%%

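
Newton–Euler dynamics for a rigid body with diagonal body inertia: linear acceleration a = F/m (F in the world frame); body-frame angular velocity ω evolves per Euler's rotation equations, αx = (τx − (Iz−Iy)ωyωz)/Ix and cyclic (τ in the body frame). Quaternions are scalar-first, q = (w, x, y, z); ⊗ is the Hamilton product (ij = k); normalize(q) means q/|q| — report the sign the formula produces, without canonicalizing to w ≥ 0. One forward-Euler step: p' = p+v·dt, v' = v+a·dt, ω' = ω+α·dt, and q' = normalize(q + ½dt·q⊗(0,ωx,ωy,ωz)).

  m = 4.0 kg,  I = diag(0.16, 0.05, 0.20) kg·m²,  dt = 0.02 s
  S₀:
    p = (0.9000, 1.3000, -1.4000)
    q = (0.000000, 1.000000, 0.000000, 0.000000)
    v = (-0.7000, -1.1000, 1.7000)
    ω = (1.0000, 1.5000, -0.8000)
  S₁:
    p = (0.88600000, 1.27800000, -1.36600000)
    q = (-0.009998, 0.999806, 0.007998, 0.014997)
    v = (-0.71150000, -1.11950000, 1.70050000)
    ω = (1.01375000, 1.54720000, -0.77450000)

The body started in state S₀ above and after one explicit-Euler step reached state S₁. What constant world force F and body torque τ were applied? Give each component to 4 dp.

F = (-2.3000, -3.9000, 0.1000)
τ = (-0.0700, 0.1500, 0.0900)

rate change Δω = (0.01375000, 0.04720000, 0.02550000)
I·α + gyro = (-0.0700, 0.1500, 0.0900)
velocity change Δv = (-0.01150000, -0.01950000, 0.00050000)
m·(v₁−v₀)/dt = (-2.3000, -3.9000, 0.1000)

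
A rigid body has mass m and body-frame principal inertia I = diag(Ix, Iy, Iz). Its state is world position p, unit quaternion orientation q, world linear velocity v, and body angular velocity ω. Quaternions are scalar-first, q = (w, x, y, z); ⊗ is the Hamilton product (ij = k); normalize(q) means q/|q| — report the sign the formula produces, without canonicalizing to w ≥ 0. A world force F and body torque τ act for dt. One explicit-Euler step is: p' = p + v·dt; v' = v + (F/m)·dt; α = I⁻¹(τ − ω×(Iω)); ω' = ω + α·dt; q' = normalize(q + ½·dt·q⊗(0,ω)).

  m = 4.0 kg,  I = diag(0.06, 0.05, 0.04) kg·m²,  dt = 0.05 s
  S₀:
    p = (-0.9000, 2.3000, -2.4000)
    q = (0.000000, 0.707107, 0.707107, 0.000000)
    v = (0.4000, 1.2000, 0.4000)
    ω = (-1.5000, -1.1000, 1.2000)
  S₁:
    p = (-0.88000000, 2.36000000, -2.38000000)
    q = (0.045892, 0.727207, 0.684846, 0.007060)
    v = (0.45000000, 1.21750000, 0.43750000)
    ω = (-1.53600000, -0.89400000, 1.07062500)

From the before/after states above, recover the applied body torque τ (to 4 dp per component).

Δω = ω₁−ω₀ = (-0.03600000, 0.20600000, -0.12937500)
τ = I·(Δω/dt) + ω₀×(Iω₀) = (-0.0300, 0.1700, -0.1200)

τ = (-0.0300, 0.1700, -0.1200)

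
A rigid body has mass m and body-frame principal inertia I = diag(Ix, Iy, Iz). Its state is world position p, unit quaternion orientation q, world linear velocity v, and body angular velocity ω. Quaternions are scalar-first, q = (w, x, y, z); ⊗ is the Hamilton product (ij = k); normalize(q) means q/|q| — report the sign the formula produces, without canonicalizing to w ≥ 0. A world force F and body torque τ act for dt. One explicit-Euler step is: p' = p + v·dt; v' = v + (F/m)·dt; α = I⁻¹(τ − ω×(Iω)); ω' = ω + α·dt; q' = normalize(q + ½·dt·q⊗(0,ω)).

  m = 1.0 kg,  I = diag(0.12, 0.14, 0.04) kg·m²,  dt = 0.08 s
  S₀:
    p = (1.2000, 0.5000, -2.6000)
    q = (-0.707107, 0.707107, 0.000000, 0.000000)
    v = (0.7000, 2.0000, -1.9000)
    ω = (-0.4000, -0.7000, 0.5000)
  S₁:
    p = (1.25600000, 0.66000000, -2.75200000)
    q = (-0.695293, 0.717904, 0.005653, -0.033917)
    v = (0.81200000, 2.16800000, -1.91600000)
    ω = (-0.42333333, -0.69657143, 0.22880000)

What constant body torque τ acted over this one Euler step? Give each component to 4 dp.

τ = (0.0000, -0.0100, -0.1300)

rate change Δω = (-0.02333333, 0.00342857, -0.27120000)
I·α + gyro = (0.0000, -0.0100, -0.1300)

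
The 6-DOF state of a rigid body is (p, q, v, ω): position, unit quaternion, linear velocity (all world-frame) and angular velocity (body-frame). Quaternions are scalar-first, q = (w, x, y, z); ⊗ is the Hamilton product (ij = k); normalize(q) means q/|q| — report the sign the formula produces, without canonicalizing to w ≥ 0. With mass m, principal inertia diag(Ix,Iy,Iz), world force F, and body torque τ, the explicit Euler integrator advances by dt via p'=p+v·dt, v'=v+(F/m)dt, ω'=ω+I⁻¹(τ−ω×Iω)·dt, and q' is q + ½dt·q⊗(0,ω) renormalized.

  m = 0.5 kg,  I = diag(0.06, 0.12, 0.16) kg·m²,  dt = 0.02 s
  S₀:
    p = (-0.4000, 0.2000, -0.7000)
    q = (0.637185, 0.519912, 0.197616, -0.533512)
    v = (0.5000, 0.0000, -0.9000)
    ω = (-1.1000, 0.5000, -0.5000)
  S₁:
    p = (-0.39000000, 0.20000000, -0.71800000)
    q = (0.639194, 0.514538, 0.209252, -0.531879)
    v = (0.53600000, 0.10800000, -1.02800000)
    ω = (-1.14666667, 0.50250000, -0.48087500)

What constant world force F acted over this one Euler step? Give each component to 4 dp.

F = (0.9000, 2.7000, -3.2000)

v₁ − v₀ = (0.03600000, 0.10800000, -0.12800000)
F = m·Δv/dt = (0.9000, 2.7000, -3.2000)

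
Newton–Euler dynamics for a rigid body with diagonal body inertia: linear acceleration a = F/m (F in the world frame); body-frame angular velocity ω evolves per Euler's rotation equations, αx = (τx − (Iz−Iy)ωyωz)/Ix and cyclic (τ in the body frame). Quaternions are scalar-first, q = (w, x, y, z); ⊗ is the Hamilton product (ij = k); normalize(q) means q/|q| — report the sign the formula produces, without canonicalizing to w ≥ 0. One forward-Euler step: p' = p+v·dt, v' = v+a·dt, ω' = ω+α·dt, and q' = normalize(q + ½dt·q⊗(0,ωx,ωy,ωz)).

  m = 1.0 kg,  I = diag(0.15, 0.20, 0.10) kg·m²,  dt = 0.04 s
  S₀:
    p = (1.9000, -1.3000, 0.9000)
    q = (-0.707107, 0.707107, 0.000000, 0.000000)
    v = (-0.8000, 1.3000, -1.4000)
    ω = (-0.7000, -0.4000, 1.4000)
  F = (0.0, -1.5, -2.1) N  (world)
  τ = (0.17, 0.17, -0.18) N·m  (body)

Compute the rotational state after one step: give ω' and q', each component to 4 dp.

gyro term ω×Iω = (0.0560, -0.0490, 0.0140)
(τ − ω×Iω)/I = (0.7600, 1.0950, -1.9400)
ω + α·dt = (-0.6696, -0.3562, 1.3224)
2q̇ = q⊗(0,ω) = (0.4949749, 0.4949749, -0.7071070, -1.2727926)
q' = normalize(q + ½dt·q⊗(0,ω)) = (-0.6968, 0.7166, -0.0141, -0.0254)

ω' = (-0.6696, -0.3562, 1.3224)
q' = (-0.6968, 0.7166, -0.0141, -0.0254)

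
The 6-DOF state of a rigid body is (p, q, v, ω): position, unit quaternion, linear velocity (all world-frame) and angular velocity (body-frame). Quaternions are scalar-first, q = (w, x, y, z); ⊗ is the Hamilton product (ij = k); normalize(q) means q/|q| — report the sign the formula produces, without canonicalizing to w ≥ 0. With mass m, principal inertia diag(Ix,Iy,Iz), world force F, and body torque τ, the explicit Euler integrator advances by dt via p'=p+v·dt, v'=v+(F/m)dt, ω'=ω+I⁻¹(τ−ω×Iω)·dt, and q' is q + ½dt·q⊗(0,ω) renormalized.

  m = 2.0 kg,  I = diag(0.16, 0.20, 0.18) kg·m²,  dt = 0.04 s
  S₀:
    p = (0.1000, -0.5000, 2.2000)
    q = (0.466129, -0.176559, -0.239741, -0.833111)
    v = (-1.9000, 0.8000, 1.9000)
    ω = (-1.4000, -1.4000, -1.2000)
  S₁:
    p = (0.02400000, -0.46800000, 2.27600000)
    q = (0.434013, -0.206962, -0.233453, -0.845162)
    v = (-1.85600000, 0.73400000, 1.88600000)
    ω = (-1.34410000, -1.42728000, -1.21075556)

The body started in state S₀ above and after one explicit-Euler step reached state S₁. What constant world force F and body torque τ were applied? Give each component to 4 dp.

F = (2.2000, -3.3000, -0.7000)
τ = (0.1900, -0.1700, 0.0300)

Δv = v₁−v₀ = (0.04400000, -0.06600000, -0.01400000)
F = m·Δv/dt = (2.2000, -3.3000, -0.7000)
rate change Δω = (0.05590000, -0.02728000, -0.01075556)
I·α + gyro = (0.1900, -0.1700, 0.0300)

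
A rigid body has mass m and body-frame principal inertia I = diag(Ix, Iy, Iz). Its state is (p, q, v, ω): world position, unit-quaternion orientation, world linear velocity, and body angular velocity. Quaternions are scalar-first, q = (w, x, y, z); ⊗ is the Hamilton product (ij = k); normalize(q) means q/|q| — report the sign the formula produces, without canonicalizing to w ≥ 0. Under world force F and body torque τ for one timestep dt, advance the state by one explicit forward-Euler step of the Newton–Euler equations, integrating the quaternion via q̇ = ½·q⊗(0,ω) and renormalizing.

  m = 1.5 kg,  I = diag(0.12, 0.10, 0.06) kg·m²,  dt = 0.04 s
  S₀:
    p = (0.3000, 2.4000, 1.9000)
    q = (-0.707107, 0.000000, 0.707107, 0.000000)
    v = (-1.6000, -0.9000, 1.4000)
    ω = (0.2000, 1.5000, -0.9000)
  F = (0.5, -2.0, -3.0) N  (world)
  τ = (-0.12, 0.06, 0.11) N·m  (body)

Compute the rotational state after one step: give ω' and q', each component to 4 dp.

(τ − ω×Iω)/I = (-1.4500, 0.7080, 1.9333)
new body rate ω' = (0.1420, 1.5283, -0.8227)
Hamilton product q⊗(0,ω) = (-1.0606605, -0.7778177, -1.0606605, 0.4949749)
q' = normalize(q + ½dt·q⊗(0,ω)) = (-0.7279, -0.0155, 0.6855, 0.0099)

ω' = (0.1420, 1.5283, -0.8227)
q' = (-0.7279, -0.0155, 0.6855, 0.0099)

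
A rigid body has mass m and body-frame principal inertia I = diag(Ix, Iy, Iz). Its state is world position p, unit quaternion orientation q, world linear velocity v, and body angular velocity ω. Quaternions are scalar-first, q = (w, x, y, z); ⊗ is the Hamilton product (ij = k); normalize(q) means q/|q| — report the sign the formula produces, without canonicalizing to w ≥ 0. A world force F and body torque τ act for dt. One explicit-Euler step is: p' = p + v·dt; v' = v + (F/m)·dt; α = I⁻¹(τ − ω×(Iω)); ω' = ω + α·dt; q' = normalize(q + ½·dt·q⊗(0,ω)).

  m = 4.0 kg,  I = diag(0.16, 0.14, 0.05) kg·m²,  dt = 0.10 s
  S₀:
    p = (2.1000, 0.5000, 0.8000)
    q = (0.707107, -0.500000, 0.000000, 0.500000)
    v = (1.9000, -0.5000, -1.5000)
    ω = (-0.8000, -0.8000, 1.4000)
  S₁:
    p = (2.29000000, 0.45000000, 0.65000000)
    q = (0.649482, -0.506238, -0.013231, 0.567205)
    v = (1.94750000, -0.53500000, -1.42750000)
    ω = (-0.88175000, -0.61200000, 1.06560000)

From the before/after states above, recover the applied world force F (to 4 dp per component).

F = (1.9000, -1.4000, 2.9000)

velocity change Δv = (0.04750000, -0.03500000, 0.07250000)
m·(v₁−v₀)/dt = (1.9000, -1.4000, 2.9000)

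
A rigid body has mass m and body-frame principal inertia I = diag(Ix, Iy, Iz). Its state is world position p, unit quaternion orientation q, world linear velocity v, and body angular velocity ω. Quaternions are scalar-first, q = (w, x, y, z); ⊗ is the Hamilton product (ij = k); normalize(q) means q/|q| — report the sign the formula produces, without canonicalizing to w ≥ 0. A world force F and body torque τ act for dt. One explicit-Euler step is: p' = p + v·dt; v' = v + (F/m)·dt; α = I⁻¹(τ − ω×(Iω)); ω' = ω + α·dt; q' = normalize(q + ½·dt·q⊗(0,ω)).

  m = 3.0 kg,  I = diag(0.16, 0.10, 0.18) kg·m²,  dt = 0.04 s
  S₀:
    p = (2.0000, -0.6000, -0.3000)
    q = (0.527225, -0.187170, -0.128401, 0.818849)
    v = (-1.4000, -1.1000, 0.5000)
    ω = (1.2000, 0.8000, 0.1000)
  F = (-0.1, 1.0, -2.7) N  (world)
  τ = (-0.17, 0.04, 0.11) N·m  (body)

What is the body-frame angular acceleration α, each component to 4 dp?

α = (-1.1025, 0.4240, 0.9311)

gyro term ω×Iω = (0.0064, -0.0024, -0.0576)
angular accel α = (-1.1025, 0.4240, 0.9311)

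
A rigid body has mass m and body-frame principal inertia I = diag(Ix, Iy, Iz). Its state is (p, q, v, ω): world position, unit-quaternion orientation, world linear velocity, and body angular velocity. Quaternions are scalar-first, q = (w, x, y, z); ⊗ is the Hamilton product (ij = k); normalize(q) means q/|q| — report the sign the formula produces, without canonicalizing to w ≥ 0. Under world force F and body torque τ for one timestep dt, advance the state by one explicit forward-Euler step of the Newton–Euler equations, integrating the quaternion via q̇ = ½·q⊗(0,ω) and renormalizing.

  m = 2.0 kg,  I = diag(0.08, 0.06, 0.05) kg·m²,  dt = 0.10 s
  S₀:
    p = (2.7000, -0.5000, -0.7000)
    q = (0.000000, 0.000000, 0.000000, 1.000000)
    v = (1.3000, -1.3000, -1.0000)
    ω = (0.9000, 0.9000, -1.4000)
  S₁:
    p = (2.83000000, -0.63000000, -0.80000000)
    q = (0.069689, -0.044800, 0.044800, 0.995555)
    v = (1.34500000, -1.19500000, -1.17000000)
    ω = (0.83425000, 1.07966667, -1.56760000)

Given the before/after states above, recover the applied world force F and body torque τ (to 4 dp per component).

F = (0.9000, 2.1000, -3.4000)
τ = (-0.0400, 0.0700, -0.1000)

rate change Δω = (-0.06575000, 0.17966667, -0.16760000)
precession coupling = (0.0126, -0.0378, -0.0162)
τ = I·(Δω/dt) + ω₀×(Iω₀) = (-0.0400, 0.0700, -0.1000)
v₁ − v₀ = (0.04500000, 0.10500000, -0.17000000)
m·(v₁−v₀)/dt = (0.9000, 2.1000, -3.4000)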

%%

_TASK REQUIREMENTS_: Set down the line that contains "q = (0.000000, 0.000000, 0.000000, 1.000000)" exactly. Do the same for each later line of the data, through the end, and add nothing.

_SOLUTION TO THE EXERCISE_:
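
    q = (0.000000, 0.000000, 0.000000, 1.000000)
    v = (1.3000, -1.3000, -1.0000)
    ω = (0.9000, 0.9000, -1.4000)
  S₁:
    p = (2.83000000, -0.63000000, -0.80000000)
    q = (0.069689, -0.044800, 0.044800, 0.995555)
    v = (1.34500000, -1.19500000, -1.17000000)
    ω = (0.83425000, 1.07966667, -1.56760000)

Given the before/after states above, recover the applied world force F and body torque τ (to 4 dp per component).

F = (0.9000, 2.1000, -3.4000)
τ = (-0.0400, 0.0700, -0.1000)

rate change Δω = (-0.06575000, 0.17966667, -0.16760000)
precession coupling = (0.0126, -0.0378, -0.0162)
τ = I·(Δω/dt) + ω₀×(Iω₀) = (-0.0400, 0.0700, -0.1000)
v₁ − v₀ = (0.04500000, 0.10500000, -0.17000000)
m·(v₁−v₀)/dt = (0.9000, 2.1000, -3.4000)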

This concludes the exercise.